→ **DATA**:
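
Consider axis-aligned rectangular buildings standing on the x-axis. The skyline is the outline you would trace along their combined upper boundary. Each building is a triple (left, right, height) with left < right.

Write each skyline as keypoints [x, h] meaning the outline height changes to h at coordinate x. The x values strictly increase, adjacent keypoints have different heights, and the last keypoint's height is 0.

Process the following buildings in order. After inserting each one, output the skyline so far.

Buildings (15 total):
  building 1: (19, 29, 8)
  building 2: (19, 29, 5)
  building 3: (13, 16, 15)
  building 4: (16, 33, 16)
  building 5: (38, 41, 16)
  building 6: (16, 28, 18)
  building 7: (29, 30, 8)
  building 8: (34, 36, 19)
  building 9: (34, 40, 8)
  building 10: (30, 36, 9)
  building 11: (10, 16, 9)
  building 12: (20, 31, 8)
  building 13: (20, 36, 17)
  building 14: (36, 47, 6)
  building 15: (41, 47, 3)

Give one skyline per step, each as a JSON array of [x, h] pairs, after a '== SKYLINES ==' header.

== SKYLINES ==
[[19,8],[29,0]]
[[19,8],[29,0]]
[[13,15],[16,0],[19,8],[29,0]]
[[13,15],[16,16],[33,0]]
[[13,15],[16,16],[33,0],[38,16],[41,0]]
[[13,15],[16,18],[28,16],[33,0],[38,16],[41,0]]
[[13,15],[16,18],[28,16],[33,0],[38,16],[41,0]]
[[13,15],[16,18],[28,16],[33,0],[34,19],[36,0],[38,16],[41,0]]
[[13,15],[16,18],[28,16],[33,0],[34,19],[36,8],[38,16],[41,0]]
[[13,15],[16,18],[28,16],[33,9],[34,19],[36,8],[38,16],[41,0]]
[[10,9],[13,15],[16,18],[28,16],[33,9],[34,19],[36,8],[38,16],[41,0]]
[[10,9],[13,15],[16,18],[28,16],[33,9],[34,19],[36,8],[38,16],[41,0]]
[[10,9],[13,15],[16,18],[28,17],[34,19],[36,8],[38,16],[41,0]]
[[10,9],[13,15],[16,18],[28,17],[34,19],[36,8],[38,16],[41,6],[47,0]]
[[10,9],[13,15],[16,18],[28,17],[34,19],[36,8],[38,16],[41,6],[47,0]]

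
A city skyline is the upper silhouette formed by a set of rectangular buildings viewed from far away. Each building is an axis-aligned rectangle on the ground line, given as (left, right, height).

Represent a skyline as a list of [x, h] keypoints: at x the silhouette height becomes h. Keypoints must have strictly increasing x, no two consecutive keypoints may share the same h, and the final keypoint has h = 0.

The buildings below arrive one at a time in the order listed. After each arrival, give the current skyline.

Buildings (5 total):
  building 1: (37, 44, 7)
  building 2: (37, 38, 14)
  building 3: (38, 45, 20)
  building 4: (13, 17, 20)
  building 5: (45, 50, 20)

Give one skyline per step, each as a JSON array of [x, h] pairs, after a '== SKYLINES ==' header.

== SKYLINES ==
[[37,7],[44,0]]
[[37,14],[38,7],[44,0]]
[[37,14],[38,20],[45,0]]
[[13,20],[17,0],[37,14],[38,20],[45,0]]
[[13,20],[17,0],[37,14],[38,20],[50,0]]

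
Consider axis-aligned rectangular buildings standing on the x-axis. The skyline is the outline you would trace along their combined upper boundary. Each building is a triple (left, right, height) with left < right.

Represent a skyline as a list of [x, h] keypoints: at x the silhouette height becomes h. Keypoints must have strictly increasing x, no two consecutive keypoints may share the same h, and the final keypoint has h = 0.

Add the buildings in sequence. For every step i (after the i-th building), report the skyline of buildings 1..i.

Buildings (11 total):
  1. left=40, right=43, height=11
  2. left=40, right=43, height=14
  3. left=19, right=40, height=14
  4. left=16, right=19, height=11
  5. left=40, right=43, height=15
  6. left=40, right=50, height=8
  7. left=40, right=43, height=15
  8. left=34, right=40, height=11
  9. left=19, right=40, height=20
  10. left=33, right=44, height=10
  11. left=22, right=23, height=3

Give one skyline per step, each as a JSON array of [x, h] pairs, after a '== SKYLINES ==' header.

== SKYLINES ==
[[40,11],[43,0]]
[[40,14],[43,0]]
[[19,14],[43,0]]
[[16,11],[19,14],[43,0]]
[[16,11],[19,14],[40,15],[43,0]]
[[16,11],[19,14],[40,15],[43,8],[50,0]]
[[16,11],[19,14],[40,15],[43,8],[50,0]]
[[16,11],[19,14],[40,15],[43,8],[50,0]]
[[16,11],[19,20],[40,15],[43,8],[50,0]]
[[16,11],[19,20],[40,15],[43,10],[44,8],[50,0]]
[[16,11],[19,20],[40,15],[43,10],[44,8],[50,0]]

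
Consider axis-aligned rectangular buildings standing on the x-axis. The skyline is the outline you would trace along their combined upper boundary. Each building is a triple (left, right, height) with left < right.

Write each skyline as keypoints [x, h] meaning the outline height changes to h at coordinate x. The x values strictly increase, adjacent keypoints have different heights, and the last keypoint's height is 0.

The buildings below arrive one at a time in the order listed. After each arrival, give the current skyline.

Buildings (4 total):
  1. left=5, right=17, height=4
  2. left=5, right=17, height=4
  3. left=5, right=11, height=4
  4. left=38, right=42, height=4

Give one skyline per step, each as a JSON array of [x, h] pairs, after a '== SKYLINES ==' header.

== SKYLINES ==
[[5,4],[17,0]]
[[5,4],[17,0]]
[[5,4],[17,0]]
[[5,4],[17,0],[38,4],[42,0]]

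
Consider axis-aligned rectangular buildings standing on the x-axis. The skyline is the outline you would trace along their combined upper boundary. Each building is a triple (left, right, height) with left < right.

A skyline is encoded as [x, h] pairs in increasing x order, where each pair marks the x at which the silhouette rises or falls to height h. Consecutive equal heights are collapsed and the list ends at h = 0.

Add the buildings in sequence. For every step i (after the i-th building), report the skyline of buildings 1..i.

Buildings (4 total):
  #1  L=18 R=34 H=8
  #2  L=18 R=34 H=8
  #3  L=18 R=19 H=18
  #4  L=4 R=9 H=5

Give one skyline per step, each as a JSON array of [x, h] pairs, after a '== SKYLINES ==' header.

== SKYLINES ==
[[18,8],[34,0]]
[[18,8],[34,0]]
[[18,18],[19,8],[34,0]]
[[4,5],[9,0],[18,18],[19,8],[34,0]]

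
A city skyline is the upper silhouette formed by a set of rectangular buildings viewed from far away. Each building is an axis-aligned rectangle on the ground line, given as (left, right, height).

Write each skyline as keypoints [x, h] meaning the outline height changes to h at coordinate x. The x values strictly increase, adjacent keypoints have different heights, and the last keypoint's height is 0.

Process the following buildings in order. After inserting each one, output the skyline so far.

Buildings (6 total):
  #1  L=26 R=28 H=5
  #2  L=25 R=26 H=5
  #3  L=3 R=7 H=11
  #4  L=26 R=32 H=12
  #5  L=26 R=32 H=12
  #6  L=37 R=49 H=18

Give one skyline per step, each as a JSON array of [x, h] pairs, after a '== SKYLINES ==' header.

== SKYLINES ==
[[26,5],[28,0]]
[[25,5],[28,0]]
[[3,11],[7,0],[25,5],[28,0]]
[[3,11],[7,0],[25,5],[26,12],[32,0]]
[[3,11],[7,0],[25,5],[26,12],[32,0]]
[[3,11],[7,0],[25,5],[26,12],[32,0],[37,18],[49,0]]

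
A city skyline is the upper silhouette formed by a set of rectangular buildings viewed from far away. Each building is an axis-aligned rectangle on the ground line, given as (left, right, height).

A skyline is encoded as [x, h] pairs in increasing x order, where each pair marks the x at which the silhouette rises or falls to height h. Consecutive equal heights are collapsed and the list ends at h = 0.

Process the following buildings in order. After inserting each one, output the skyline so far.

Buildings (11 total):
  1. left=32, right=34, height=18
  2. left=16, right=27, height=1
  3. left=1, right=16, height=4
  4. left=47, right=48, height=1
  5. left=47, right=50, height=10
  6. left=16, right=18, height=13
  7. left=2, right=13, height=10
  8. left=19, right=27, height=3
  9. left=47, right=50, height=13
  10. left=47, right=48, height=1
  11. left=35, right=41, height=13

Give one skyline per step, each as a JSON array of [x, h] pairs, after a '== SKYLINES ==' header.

== SKYLINES ==
[[32,18],[34,0]]
[[16,1],[27,0],[32,18],[34,0]]
[[1,4],[16,1],[27,0],[32,18],[34,0]]
[[1,4],[16,1],[27,0],[32,18],[34,0],[47,1],[48,0]]
[[1,4],[16,1],[27,0],[32,18],[34,0],[47,10],[50,0]]
[[1,4],[16,13],[18,1],[27,0],[32,18],[34,0],[47,10],[50,0]]
[[1,4],[2,10],[13,4],[16,13],[18,1],[27,0],[32,18],[34,0],[47,10],[50,0]]
[[1,4],[2,10],[13,4],[16,13],[18,1],[19,3],[27,0],[32,18],[34,0],[47,10],[50,0]]
[[1,4],[2,10],[13,4],[16,13],[18,1],[19,3],[27,0],[32,18],[34,0],[47,13],[50,0]]
[[1,4],[2,10],[13,4],[16,13],[18,1],[19,3],[27,0],[32,18],[34,0],[47,13],[50,0]]
[[1,4],[2,10],[13,4],[16,13],[18,1],[19,3],[27,0],[32,18],[34,0],[35,13],[41,0],[47,13],[50,0]]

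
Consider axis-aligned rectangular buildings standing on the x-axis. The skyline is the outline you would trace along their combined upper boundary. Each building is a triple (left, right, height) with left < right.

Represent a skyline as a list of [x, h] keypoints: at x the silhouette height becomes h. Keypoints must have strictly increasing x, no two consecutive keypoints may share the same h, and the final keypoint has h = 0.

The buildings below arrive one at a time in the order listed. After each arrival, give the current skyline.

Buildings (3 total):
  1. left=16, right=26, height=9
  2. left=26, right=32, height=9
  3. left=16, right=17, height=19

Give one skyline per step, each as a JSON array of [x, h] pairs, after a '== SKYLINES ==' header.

== SKYLINES ==
[[16,9],[26,0]]
[[16,9],[32,0]]
[[16,19],[17,9],[32,0]]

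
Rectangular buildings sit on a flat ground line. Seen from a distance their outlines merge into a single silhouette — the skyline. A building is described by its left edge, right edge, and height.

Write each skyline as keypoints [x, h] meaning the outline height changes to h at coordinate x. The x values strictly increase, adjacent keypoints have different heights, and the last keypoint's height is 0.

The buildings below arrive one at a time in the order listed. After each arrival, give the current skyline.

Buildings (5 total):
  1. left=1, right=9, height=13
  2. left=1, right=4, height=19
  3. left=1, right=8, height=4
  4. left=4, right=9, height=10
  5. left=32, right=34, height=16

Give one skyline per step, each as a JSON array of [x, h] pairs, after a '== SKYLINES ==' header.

== SKYLINES ==
[[1,13],[9,0]]
[[1,19],[4,13],[9,0]]
[[1,19],[4,13],[9,0]]
[[1,19],[4,13],[9,0]]
[[1,19],[4,13],[9,0],[32,16],[34,0]]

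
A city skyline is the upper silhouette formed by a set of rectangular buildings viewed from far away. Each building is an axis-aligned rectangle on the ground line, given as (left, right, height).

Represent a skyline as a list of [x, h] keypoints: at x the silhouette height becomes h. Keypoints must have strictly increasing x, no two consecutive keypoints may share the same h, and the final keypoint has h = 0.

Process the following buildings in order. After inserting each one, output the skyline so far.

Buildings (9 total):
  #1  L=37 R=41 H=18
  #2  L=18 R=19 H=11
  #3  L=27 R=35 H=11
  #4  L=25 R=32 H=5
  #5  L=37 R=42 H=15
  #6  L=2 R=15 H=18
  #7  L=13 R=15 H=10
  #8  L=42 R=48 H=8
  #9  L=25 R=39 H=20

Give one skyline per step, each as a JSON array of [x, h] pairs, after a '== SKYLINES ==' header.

== SKYLINES ==
[[37,18],[41,0]]
[[18,11],[19,0],[37,18],[41,0]]
[[18,11],[19,0],[27,11],[35,0],[37,18],[41,0]]
[[18,11],[19,0],[25,5],[27,11],[35,0],[37,18],[41,0]]
[[18,11],[19,0],[25,5],[27,11],[35,0],[37,18],[41,15],[42,0]]
[[2,18],[15,0],[18,11],[19,0],[25,5],[27,11],[35,0],[37,18],[41,15],[42,0]]
[[2,18],[15,0],[18,11],[19,0],[25,5],[27,11],[35,0],[37,18],[41,15],[42,0]]
[[2,18],[15,0],[18,11],[19,0],[25,5],[27,11],[35,0],[37,18],[41,15],[42,8],[48,0]]
[[2,18],[15,0],[18,11],[19,0],[25,20],[39,18],[41,15],[42,8],[48,0]]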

→ **YOUR GOAL**:
Beginning with the first line above, could you copy every line exactly, up to and including the one with "building 3: (13, 16, 15)"?

→ **TASK ANSWER**:
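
Consider axis-aligned rectangular buildings standing on the x-axis. The skyline is the outline you would trace along their combined upper boundary. Each building is a triple (left, right, height) with left < right.

Write each skyline as keypoints [x, h] meaning the outline height changes to h at coordinate x. The x values strictly increase, adjacent keypoints have different heights, and the last keypoint's height is 0.

Process the following buildings in order. After inserting each one, output the skyline so far.

Buildings (15 total):
  building 1: (19, 29, 8)
  building 2: (19, 29, 5)
  building 3: (13, 16, 15)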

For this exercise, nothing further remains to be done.